**EXERCISE**
From the line with "Let D = d/dx. Evaluate [D^4, -5x]." to the last line of the material, both inclusive, transcribe every line exactly and nothing else.

════════════════════

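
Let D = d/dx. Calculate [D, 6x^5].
30 x^{4}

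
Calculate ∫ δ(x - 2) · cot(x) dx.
\cot{\left(2 \right)}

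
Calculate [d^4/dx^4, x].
4\frac{d^{3}}{dx^{3}}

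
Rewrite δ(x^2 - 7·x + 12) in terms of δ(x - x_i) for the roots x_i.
\frac{\delta(x - 4) + \delta(x - 3)}{1}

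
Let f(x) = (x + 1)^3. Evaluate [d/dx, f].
3 \left(x + 1\right)^{2}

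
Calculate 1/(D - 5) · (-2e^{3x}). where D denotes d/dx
e^{3 x}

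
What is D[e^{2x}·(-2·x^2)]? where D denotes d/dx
4 x \left(- x - 1\right) e^{2 x}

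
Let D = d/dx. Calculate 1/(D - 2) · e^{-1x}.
- \frac{e^{- x}}{3}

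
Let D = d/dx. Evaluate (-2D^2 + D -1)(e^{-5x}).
- 56 e^{- 5 x}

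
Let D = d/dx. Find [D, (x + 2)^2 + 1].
2 x + 4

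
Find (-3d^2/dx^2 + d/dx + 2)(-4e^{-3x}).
112 e^{- 3 x}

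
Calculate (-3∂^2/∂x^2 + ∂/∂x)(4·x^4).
16 x^{2} \left(x - 9\right)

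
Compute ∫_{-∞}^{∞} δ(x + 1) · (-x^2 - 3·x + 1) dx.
3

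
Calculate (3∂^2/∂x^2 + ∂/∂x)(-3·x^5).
15 x^{3} \left(- x - 12\right)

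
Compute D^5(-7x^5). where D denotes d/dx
-840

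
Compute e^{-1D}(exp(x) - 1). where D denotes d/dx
e^{x - 1} - 1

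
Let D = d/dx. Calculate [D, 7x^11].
77 x^{10}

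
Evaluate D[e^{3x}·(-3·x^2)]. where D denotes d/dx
3 x \left(- 3 x - 2\right) e^{3 x}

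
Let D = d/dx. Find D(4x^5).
20 x^{4}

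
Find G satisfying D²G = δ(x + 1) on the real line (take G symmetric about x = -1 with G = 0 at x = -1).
\frac{|x + 1|}{2}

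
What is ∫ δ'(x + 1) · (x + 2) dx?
-1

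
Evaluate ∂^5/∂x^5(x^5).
120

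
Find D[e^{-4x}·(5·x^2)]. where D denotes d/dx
10 x \left(1 - 2 x\right) e^{- 4 x}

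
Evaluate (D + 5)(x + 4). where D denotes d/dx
5 x + 21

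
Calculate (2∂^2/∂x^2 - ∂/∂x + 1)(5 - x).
6 - x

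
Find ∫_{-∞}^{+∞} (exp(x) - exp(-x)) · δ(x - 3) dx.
2 \sinh{\left(3 \right)}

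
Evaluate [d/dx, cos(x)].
- \sin{\left(x \right)}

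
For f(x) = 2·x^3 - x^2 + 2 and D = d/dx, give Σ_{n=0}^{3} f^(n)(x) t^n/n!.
2 t^{3} + t^{2} \left(6 x - 1\right) + 2 t x \left(3 x - 1\right) + 2 x^{3} - x^{2} + 2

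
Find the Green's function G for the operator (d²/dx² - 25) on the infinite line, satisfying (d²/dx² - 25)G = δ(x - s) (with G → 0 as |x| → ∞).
-\frac{e^{-5|x-s|}}{10}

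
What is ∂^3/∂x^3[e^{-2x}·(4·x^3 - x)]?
4 \left(- 8 x^{3} + 36 x^{2} - 34 x + 3\right) e^{- 2 x}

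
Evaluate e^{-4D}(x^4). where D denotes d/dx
x^{4} - 16 x^{3} + 96 x^{2} - 256 x + 256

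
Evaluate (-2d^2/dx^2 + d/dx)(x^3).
3 x \left(x - 4\right)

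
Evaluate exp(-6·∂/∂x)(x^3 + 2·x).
x^{3} - 18 x^{2} + 110 x - 228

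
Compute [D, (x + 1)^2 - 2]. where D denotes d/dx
2 x + 2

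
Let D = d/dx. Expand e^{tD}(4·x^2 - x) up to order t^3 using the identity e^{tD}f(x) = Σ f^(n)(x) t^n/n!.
4 t^{2} + t \left(8 x - 1\right) + 4 x^{2} - x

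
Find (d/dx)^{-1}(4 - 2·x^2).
- \frac{2 x^{3}}{3} + 4 x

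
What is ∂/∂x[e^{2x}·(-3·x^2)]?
6 x \left(- x - 1\right) e^{2 x}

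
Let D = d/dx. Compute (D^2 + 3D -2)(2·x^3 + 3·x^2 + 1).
- 4 x^{3} + 12 x^{2} + 30 x + 4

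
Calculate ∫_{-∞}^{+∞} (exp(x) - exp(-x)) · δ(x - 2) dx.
2 \sinh{\left(2 \right)}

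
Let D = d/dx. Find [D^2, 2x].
4D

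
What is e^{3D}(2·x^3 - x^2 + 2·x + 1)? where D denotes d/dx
2 x^{3} + 17 x^{2} + 50 x + 52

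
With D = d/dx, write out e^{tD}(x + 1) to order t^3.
t + x + 1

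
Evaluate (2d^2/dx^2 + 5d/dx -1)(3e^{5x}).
222 e^{5 x}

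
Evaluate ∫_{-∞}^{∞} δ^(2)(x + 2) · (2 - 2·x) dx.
0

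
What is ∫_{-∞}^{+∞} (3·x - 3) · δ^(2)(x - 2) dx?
0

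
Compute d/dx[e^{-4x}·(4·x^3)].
x^{2} \left(12 - 16 x\right) e^{- 4 x}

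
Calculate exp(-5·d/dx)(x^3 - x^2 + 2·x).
x^{3} - 16 x^{2} + 87 x - 160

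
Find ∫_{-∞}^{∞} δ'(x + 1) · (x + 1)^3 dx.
0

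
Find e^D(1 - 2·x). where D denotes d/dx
- 2 x - 1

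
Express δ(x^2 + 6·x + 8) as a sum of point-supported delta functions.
\frac{\delta(x + 4) + \delta(x + 2)}{2}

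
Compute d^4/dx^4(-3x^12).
- 35640 x^{8}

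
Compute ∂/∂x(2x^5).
10 x^{4}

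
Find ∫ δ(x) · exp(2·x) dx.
1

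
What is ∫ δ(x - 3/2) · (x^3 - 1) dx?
\frac{19}{8}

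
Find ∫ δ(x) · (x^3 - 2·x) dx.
0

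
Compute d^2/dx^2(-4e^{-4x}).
- 64 e^{- 4 x}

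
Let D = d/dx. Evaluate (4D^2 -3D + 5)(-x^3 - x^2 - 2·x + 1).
- 5 x^{3} + 4 x^{2} - 28 x + 3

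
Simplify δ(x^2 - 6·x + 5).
\frac{\delta(x - 1) + \delta(x - 5)}{4}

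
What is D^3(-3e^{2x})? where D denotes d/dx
- 24 e^{2 x}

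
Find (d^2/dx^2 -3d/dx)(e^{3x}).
0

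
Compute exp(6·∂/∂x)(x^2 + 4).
x^{2} + 12 x + 40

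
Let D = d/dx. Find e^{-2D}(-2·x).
4 - 2 x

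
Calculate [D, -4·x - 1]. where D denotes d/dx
-4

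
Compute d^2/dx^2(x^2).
2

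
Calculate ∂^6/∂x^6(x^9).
60480 x^{3}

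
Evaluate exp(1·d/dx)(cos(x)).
\cos{\left(x + 1 \right)}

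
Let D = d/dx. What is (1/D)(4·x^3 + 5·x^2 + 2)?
x^{4} + \frac{5 x^{3}}{3} + 2 x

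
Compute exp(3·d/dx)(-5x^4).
- 5 x^{4} - 60 x^{3} - 270 x^{2} - 540 x - 405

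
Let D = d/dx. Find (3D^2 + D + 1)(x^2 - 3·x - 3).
x \left(x - 1\right)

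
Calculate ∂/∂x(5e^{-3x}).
- 15 e^{- 3 x}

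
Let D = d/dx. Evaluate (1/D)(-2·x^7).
- \frac{x^{8}}{4}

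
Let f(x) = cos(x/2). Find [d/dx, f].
- \frac{\sin{\left(\frac{x}{2} \right)}}{2}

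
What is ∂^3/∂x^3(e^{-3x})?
- 27 e^{- 3 x}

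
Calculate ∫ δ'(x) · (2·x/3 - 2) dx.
- \frac{2}{3}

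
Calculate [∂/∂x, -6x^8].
- 48 x^{7}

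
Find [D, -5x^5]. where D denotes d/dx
- 25 x^{4}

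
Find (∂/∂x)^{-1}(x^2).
\frac{x^{3}}{3}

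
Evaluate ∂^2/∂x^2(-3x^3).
- 18 x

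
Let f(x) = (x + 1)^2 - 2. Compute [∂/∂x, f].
2 x + 2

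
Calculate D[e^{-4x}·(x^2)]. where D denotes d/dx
2 x \left(1 - 2 x\right) e^{- 4 x}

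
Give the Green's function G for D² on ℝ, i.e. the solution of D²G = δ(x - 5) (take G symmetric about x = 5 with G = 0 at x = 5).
\frac{|x - 5|}{2}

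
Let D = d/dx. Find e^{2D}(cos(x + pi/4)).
\cos{\left(x + \frac{\pi}{4} + 2 \right)}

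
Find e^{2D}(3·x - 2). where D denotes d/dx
3 x + 4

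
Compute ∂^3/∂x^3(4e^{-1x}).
- 4 e^{- x}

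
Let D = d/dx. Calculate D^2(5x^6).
150 x^{4}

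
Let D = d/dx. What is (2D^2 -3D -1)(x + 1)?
- x - 4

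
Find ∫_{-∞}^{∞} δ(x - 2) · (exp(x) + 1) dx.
1 + e^{2}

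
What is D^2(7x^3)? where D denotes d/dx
42 x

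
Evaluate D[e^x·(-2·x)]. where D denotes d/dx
2 \left(- x - 1\right) e^{x}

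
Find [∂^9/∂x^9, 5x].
45\frac{d^{8}}{dx^{8}}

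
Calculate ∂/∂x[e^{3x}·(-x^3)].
3 x^{2} \left(- x - 1\right) e^{3 x}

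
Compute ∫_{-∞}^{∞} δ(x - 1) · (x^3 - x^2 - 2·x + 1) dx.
-1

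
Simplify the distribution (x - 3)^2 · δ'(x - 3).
0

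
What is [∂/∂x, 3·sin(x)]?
3 \cos{\left(x \right)}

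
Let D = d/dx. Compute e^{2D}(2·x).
2 x + 4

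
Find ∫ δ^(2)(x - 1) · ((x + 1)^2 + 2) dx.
2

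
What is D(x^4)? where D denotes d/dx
4 x^{3}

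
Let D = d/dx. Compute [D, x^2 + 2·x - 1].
2 x + 2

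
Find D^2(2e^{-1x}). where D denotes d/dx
2 e^{- x}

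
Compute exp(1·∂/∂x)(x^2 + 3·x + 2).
x^{2} + 5 x + 6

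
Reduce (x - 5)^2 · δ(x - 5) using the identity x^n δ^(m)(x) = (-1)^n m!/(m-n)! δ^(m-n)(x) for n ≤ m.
0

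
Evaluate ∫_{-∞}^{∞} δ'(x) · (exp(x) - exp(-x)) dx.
-2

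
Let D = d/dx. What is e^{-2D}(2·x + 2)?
2 x - 2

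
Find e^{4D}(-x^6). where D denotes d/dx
- x^{6} - 24 x^{5} - 240 x^{4} - 1280 x^{3} - 3840 x^{2} - 6144 x - 4096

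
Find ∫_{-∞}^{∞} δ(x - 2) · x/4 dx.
\frac{1}{2}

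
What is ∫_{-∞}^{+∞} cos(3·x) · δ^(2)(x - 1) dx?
- 9 \cos{\left(3 \right)}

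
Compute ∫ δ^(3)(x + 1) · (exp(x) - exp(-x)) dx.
- 2 \cosh{\left(1 \right)}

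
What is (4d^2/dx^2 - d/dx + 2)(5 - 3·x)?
13 - 6 x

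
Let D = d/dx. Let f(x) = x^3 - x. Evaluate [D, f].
3 x^{2} - 1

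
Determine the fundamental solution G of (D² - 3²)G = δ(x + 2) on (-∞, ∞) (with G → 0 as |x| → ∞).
-\frac{e^{-3|x + 2|}}{6}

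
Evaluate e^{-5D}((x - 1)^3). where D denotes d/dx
x^{3} - 18 x^{2} + 108 x - 216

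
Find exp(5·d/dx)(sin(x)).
\sin{\left(x + 5 \right)}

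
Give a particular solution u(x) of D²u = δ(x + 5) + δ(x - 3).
\frac{|x + 5|}{2} + \frac{|x - 3|}{2}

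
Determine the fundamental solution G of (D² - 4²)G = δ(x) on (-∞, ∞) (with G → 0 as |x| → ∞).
-\frac{e^{-4|x|}}{8}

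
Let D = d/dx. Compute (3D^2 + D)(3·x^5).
15 x^{3} \left(x + 12\right)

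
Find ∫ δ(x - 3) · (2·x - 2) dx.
4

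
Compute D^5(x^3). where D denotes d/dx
0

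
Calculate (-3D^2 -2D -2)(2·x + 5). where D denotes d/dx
- 4 x - 14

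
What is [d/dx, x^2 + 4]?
2 x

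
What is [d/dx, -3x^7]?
- 21 x^{6}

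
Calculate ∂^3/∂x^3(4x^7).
840 x^{4}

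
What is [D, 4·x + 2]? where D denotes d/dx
4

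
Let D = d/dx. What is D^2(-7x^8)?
- 392 x^{6}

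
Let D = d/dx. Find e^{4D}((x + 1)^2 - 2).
x^{2} + 10 x + 23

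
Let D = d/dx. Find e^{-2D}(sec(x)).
\sec{\left(x - 2 \right)}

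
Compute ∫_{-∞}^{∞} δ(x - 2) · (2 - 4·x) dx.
-6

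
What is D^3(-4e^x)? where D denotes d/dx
- 4 e^{x}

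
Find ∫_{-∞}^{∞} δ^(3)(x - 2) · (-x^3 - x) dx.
6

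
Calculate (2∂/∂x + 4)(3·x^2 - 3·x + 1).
12 x^{2} - 2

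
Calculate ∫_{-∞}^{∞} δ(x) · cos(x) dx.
1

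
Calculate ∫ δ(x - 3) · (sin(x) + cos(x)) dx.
\cos{\left(3 \right)} + \sin{\left(3 \right)}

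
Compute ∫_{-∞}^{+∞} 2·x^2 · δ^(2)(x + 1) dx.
4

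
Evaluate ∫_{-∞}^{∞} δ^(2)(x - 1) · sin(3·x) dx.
- 9 \sin{\left(3 \right)}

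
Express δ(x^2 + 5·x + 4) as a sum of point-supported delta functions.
\frac{\delta(x + 1) + \delta(x + 4)}{3}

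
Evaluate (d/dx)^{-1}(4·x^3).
x^{4}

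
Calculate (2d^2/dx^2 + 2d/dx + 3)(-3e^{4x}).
- 129 e^{4 x}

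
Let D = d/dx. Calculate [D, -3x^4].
- 12 x^{3}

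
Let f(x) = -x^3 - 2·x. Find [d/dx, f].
- 3 x^{2} - 2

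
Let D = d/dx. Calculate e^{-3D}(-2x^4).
- 2 x^{4} + 24 x^{3} - 108 x^{2} + 216 x - 162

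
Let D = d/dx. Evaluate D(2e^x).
2 e^{x}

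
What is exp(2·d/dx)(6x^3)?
6 x^{3} + 36 x^{2} + 72 x + 48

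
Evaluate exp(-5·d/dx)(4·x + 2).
4 x - 18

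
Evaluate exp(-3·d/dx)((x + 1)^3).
x^{3} - 6 x^{2} + 12 x - 8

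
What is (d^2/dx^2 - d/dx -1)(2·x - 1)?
- 2 x - 1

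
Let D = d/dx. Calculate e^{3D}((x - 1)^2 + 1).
x^{2} + 4 x + 5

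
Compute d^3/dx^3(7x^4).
168 x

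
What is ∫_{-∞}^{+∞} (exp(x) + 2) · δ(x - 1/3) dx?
e^{\frac{1}{3}} + 2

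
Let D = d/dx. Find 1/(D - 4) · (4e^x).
- \frac{4 e^{x}}{3}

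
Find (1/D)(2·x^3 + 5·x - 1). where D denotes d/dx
\frac{x^{4}}{2} + \frac{5 x^{2}}{2} - x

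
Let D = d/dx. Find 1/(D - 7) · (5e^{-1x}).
- \frac{5 e^{- x}}{8}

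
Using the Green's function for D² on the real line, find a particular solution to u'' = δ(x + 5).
\frac{|x + 5|}{2}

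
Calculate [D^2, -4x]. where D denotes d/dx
-8D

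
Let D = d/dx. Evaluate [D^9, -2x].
-18D^{8}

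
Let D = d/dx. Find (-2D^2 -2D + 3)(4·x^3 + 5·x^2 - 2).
12 x^{3} - 9 x^{2} - 68 x - 26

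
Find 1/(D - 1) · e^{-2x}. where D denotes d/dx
- \frac{e^{- 2 x}}{3}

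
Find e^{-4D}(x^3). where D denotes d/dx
x^{3} - 12 x^{2} + 48 x - 64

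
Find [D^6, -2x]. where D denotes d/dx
-12D^{5}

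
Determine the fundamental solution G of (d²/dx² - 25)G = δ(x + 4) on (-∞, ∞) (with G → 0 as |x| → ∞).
-\frac{e^{-5|x + 4|}}{10}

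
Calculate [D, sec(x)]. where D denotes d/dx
\tan{\left(x \right)} \sec{\left(x \right)}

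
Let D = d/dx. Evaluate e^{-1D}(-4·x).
4 - 4 x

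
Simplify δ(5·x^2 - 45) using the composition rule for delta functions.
\frac{\delta(x - 3) + \delta(x + 3)}{30}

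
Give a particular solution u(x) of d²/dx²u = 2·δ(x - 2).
|x - 2|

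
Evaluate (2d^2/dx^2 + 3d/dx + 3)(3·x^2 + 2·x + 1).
9 x^{2} + 24 x + 21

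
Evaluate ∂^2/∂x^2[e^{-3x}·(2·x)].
6 \left(3 x - 2\right) e^{- 3 x}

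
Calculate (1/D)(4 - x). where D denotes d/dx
- \frac{x^{2}}{2} + 4 x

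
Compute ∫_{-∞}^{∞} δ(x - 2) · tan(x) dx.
\tan{\left(2 \right)}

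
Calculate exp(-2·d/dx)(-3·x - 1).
5 - 3 x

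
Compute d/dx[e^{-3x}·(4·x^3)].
12 x^{2} \left(1 - x\right) e^{- 3 x}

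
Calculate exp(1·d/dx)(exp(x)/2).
\frac{e^{x + 1}}{2}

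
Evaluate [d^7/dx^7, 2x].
14\frac{d^{6}}{dx^{6}}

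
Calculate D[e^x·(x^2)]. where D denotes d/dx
x \left(x + 2\right) e^{x}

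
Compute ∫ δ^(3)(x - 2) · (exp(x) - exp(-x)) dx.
- 2 \cosh{\left(2 \right)}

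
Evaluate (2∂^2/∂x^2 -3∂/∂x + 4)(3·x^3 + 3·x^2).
12 x^{3} - 15 x^{2} + 18 x + 12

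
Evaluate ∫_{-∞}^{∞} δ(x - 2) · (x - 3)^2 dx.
1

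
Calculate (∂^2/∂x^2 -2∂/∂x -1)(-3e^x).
6 e^{x}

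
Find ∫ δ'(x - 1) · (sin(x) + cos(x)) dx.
- \cos{\left(1 \right)} + \sin{\left(1 \right)}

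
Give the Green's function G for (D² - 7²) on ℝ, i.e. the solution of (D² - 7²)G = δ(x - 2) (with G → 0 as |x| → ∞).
-\frac{e^{-7|x - 2|}}{14}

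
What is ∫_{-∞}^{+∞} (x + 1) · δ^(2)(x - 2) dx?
0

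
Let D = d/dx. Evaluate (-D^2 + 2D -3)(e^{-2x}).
- 11 e^{- 2 x}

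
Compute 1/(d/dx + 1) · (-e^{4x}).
- \frac{e^{4 x}}{5}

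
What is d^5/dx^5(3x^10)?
90720 x^{5}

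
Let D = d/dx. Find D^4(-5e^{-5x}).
- 3125 e^{- 5 x}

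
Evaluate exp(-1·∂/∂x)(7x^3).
7 x^{3} - 21 x^{2} + 21 x - 7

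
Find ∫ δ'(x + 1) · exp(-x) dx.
e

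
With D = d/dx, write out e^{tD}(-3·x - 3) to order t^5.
- 3 t - 3 x - 3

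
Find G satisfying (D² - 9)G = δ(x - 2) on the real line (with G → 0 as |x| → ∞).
-\frac{e^{-3|x - 2|}}{6}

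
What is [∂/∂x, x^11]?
11 x^{10}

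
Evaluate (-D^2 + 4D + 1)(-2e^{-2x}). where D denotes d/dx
22 e^{- 2 x}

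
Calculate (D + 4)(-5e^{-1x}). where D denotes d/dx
- 15 e^{- x}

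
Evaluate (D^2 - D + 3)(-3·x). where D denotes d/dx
3 - 9 x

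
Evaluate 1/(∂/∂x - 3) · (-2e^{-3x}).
\frac{e^{- 3 x}}{3}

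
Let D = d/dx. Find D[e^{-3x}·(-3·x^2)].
3 x \left(3 x - 2\right) e^{- 3 x}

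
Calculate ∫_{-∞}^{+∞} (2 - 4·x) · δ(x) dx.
2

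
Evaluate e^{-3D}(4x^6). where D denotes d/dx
4 x^{6} - 72 x^{5} + 540 x^{4} - 2160 x^{3} + 4860 x^{2} - 5832 x + 2916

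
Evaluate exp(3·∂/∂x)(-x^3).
- x^{3} - 9 x^{2} - 27 x - 27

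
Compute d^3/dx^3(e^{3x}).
27 e^{3 x}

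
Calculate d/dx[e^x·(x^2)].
x \left(x + 2\right) e^{x}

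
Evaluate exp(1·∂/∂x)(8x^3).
8 x^{3} + 24 x^{2} + 24 x + 8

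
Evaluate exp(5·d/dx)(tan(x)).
\tan{\left(x + 5 \right)}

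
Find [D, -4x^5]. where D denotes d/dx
- 20 x^{4}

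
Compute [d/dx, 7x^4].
28 x^{3}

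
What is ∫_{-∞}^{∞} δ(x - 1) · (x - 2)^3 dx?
-1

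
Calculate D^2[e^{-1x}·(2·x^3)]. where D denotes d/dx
2 x \left(x^{2} - 6 x + 6\right) e^{- x}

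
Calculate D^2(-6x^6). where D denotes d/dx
- 180 x^{4}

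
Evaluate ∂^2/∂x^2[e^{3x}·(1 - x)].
\left(3 - 9 x\right) e^{3 x}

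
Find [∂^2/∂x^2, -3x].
-6\frac{d}{dx}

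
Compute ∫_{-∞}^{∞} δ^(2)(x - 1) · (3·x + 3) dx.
0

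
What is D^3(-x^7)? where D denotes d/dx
- 210 x^{4}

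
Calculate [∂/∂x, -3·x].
-3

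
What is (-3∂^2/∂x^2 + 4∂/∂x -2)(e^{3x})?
- 17 e^{3 x}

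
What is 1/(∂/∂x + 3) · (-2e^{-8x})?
\frac{2 e^{- 8 x}}{5}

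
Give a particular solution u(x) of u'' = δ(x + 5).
\frac{|x + 5|}{2}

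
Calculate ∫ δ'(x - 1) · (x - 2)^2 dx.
2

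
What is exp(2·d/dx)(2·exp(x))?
2 e^{x + 2}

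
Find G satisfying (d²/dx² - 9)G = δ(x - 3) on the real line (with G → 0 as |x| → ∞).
-\frac{e^{-3|x - 3|}}{6}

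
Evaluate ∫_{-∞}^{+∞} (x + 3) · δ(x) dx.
3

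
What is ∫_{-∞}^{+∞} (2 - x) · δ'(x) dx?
1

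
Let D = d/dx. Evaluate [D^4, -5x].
-20D^{3}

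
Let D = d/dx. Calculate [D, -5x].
-5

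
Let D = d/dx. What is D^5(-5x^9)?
- 75600 x^{4}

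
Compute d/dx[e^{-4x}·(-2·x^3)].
x^{2} \left(8 x - 6\right) e^{- 4 x}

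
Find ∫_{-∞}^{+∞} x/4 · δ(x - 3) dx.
\frac{3}{4}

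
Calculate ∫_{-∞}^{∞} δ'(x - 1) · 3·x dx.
-3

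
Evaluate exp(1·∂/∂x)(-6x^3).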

════════════════════

**COMPLETED EXERCISE**
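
Let D = d/dx. Evaluate [D^4, -5x].
-20D^{3}

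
Let D = d/dx. Calculate [D, -5x].
-5

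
Let D = d/dx. What is D^5(-5x^9)?
- 75600 x^{4}

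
Compute d/dx[e^{-4x}·(-2·x^3)].
x^{2} \left(8 x - 6\right) e^{- 4 x}

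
Find ∫_{-∞}^{+∞} x/4 · δ(x - 3) dx.
\frac{3}{4}

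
Calculate ∫_{-∞}^{∞} δ'(x - 1) · 3·x dx.
-3

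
Evaluate exp(1·∂/∂x)(-6x^3).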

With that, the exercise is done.